>>>
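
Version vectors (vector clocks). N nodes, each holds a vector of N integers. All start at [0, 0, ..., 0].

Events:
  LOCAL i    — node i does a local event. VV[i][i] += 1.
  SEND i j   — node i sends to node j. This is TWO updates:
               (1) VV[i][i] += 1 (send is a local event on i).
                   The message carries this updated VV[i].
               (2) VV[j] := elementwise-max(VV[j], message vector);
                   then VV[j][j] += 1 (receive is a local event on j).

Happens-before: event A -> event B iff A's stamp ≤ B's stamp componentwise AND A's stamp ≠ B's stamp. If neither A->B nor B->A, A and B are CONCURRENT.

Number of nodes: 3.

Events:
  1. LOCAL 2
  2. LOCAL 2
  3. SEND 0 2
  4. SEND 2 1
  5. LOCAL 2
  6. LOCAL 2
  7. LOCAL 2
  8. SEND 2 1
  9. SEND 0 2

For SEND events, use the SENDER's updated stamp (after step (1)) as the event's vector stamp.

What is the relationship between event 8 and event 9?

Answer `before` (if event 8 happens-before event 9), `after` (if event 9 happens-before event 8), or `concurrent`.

Answer: concurrent

Derivation:
Initial: VV[0]=[0, 0, 0]
Initial: VV[1]=[0, 0, 0]
Initial: VV[2]=[0, 0, 0]
Event 1: LOCAL 2: VV[2][2]++ -> VV[2]=[0, 0, 1]
Event 2: LOCAL 2: VV[2][2]++ -> VV[2]=[0, 0, 2]
Event 3: SEND 0->2: VV[0][0]++ -> VV[0]=[1, 0, 0], msg_vec=[1, 0, 0]; VV[2]=max(VV[2],msg_vec) then VV[2][2]++ -> VV[2]=[1, 0, 3]
Event 4: SEND 2->1: VV[2][2]++ -> VV[2]=[1, 0, 4], msg_vec=[1, 0, 4]; VV[1]=max(VV[1],msg_vec) then VV[1][1]++ -> VV[1]=[1, 1, 4]
Event 5: LOCAL 2: VV[2][2]++ -> VV[2]=[1, 0, 5]
Event 6: LOCAL 2: VV[2][2]++ -> VV[2]=[1, 0, 6]
Event 7: LOCAL 2: VV[2][2]++ -> VV[2]=[1, 0, 7]
Event 8: SEND 2->1: VV[2][2]++ -> VV[2]=[1, 0, 8], msg_vec=[1, 0, 8]; VV[1]=max(VV[1],msg_vec) then VV[1][1]++ -> VV[1]=[1, 2, 8]
Event 9: SEND 0->2: VV[0][0]++ -> VV[0]=[2, 0, 0], msg_vec=[2, 0, 0]; VV[2]=max(VV[2],msg_vec) then VV[2][2]++ -> VV[2]=[2, 0, 9]
Event 8 stamp: [1, 0, 8]
Event 9 stamp: [2, 0, 0]
[1, 0, 8] <= [2, 0, 0]? False
[2, 0, 0] <= [1, 0, 8]? False
Relation: concurrent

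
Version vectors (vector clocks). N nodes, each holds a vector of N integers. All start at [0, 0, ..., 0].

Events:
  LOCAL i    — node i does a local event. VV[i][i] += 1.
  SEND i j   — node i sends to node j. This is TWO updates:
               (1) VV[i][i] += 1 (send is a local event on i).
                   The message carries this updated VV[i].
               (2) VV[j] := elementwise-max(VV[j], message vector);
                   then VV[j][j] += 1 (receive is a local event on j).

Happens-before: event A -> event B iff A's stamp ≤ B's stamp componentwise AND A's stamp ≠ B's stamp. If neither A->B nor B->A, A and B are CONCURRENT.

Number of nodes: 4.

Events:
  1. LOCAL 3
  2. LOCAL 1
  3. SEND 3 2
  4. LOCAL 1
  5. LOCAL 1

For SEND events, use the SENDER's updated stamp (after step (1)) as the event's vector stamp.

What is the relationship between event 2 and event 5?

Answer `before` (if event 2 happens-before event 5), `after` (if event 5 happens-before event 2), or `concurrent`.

Initial: VV[0]=[0, 0, 0, 0]
Initial: VV[1]=[0, 0, 0, 0]
Initial: VV[2]=[0, 0, 0, 0]
Initial: VV[3]=[0, 0, 0, 0]
Event 1: LOCAL 3: VV[3][3]++ -> VV[3]=[0, 0, 0, 1]
Event 2: LOCAL 1: VV[1][1]++ -> VV[1]=[0, 1, 0, 0]
Event 3: SEND 3->2: VV[3][3]++ -> VV[3]=[0, 0, 0, 2], msg_vec=[0, 0, 0, 2]; VV[2]=max(VV[2],msg_vec) then VV[2][2]++ -> VV[2]=[0, 0, 1, 2]
Event 4: LOCAL 1: VV[1][1]++ -> VV[1]=[0, 2, 0, 0]
Event 5: LOCAL 1: VV[1][1]++ -> VV[1]=[0, 3, 0, 0]
Event 2 stamp: [0, 1, 0, 0]
Event 5 stamp: [0, 3, 0, 0]
[0, 1, 0, 0] <= [0, 3, 0, 0]? True
[0, 3, 0, 0] <= [0, 1, 0, 0]? False
Relation: before

Answer: before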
<<<
Activity —
Every line of the records above needs to be given again exactly.

Answer space —
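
Version vectors (vector clocks). N nodes, each holds a vector of N integers. All start at [0, 0, ..., 0].

Events:
  LOCAL i    — node i does a local event. VV[i][i] += 1.
  SEND i j   — node i sends to node j. This is TWO updates:
               (1) VV[i][i] += 1 (send is a local event on i).
                   The message carries this updated VV[i].
               (2) VV[j] := elementwise-max(VV[j], message vector);
                   then VV[j][j] += 1 (receive is a local event on j).

Happens-before: event A -> event B iff A's stamp ≤ B's stamp componentwise AND A's stamp ≠ B's stamp. If neither A->B nor B->A, A and B are CONCURRENT.

Number of nodes: 3.

Events:
  1. LOCAL 2
  2. LOCAL 2
  3. SEND 0 2
  4. SEND 2 1
  5. LOCAL 2
  6. LOCAL 2
  7. LOCAL 2
  8. SEND 2 1
  9. SEND 0 2

For SEND events, use the SENDER's updated stamp (after step (1)) as the event's vector stamp.

What is the relationship between event 8 and event 9?

Answer `before` (if event 8 happens-before event 9), `after` (if event 9 happens-before event 8), or `concurrent`.

Answer: concurrent

Derivation:
Initial: VV[0]=[0, 0, 0]
Initial: VV[1]=[0, 0, 0]
Initial: VV[2]=[0, 0, 0]
Event 1: LOCAL 2: VV[2][2]++ -> VV[2]=[0, 0, 1]
Event 2: LOCAL 2: VV[2][2]++ -> VV[2]=[0, 0, 2]
Event 3: SEND 0->2: VV[0][0]++ -> VV[0]=[1, 0, 0], msg_vec=[1, 0, 0]; VV[2]=max(VV[2],msg_vec) then VV[2][2]++ -> VV[2]=[1, 0, 3]
Event 4: SEND 2->1: VV[2][2]++ -> VV[2]=[1, 0, 4], msg_vec=[1, 0, 4]; VV[1]=max(VV[1],msg_vec) then VV[1][1]++ -> VV[1]=[1, 1, 4]
Event 5: LOCAL 2: VV[2][2]++ -> VV[2]=[1, 0, 5]
Event 6: LOCAL 2: VV[2][2]++ -> VV[2]=[1, 0, 6]
Event 7: LOCAL 2: VV[2][2]++ -> VV[2]=[1, 0, 7]
Event 8: SEND 2->1: VV[2][2]++ -> VV[2]=[1, 0, 8], msg_vec=[1, 0, 8]; VV[1]=max(VV[1],msg_vec) then VV[1][1]++ -> VV[1]=[1, 2, 8]
Event 9: SEND 0->2: VV[0][0]++ -> VV[0]=[2, 0, 0], msg_vec=[2, 0, 0]; VV[2]=max(VV[2],msg_vec) then VV[2][2]++ -> VV[2]=[2, 0, 9]
Event 8 stamp: [1, 0, 8]
Event 9 stamp: [2, 0, 0]
[1, 0, 8] <= [2, 0, 0]? False
[2, 0, 0] <= [1, 0, 8]? False
Relation: concurrent

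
Version vectors (vector clocks). N nodes, each holds a vector of N integers. All start at [0, 0, ..., 0].

Events:
  LOCAL i    — node i does a local event. VV[i][i] += 1.
  SEND i j   — node i sends to node j. This is TWO updates:
               (1) VV[i][i] += 1 (send is a local event on i).
                   The message carries this updated VV[i].
               (2) VV[j] := elementwise-max(VV[j], message vector);
                   then VV[j][j] += 1 (receive is a local event on j).

Happens-before: event A -> event B iff A's stamp ≤ B's stamp componentwise AND A's stamp ≠ B's stamp. If neither A->B nor B->A, A and B are CONCURRENT.

Number of nodes: 4.

Events:
  1. LOCAL 3
  2. LOCAL 1
  3. SEND 3 2
  4. LOCAL 1
  5. LOCAL 1

For SEND events, use the SENDER's updated stamp (after step (1)) as the event's vector stamp.

What is the relationship between event 2 and event 5?

Answer `before` (if event 2 happens-before event 5), `after` (if event 5 happens-before event 2), or `concurrent`.

Initial: VV[0]=[0, 0, 0, 0]
Initial: VV[1]=[0, 0, 0, 0]
Initial: VV[2]=[0, 0, 0, 0]
Initial: VV[3]=[0, 0, 0, 0]
Event 1: LOCAL 3: VV[3][3]++ -> VV[3]=[0, 0, 0, 1]
Event 2: LOCAL 1: VV[1][1]++ -> VV[1]=[0, 1, 0, 0]
Event 3: SEND 3->2: VV[3][3]++ -> VV[3]=[0, 0, 0, 2], msg_vec=[0, 0, 0, 2]; VV[2]=max(VV[2],msg_vec) then VV[2][2]++ -> VV[2]=[0, 0, 1, 2]
Event 4: LOCAL 1: VV[1][1]++ -> VV[1]=[0, 2, 0, 0]
Event 5: LOCAL 1: VV[1][1]++ -> VV[1]=[0, 3, 0, 0]
Event 2 stamp: [0, 1, 0, 0]
Event 5 stamp: [0, 3, 0, 0]
[0, 1, 0, 0] <= [0, 3, 0, 0]? True
[0, 3, 0, 0] <= [0, 1, 0, 0]? False
Relation: before

Answer: before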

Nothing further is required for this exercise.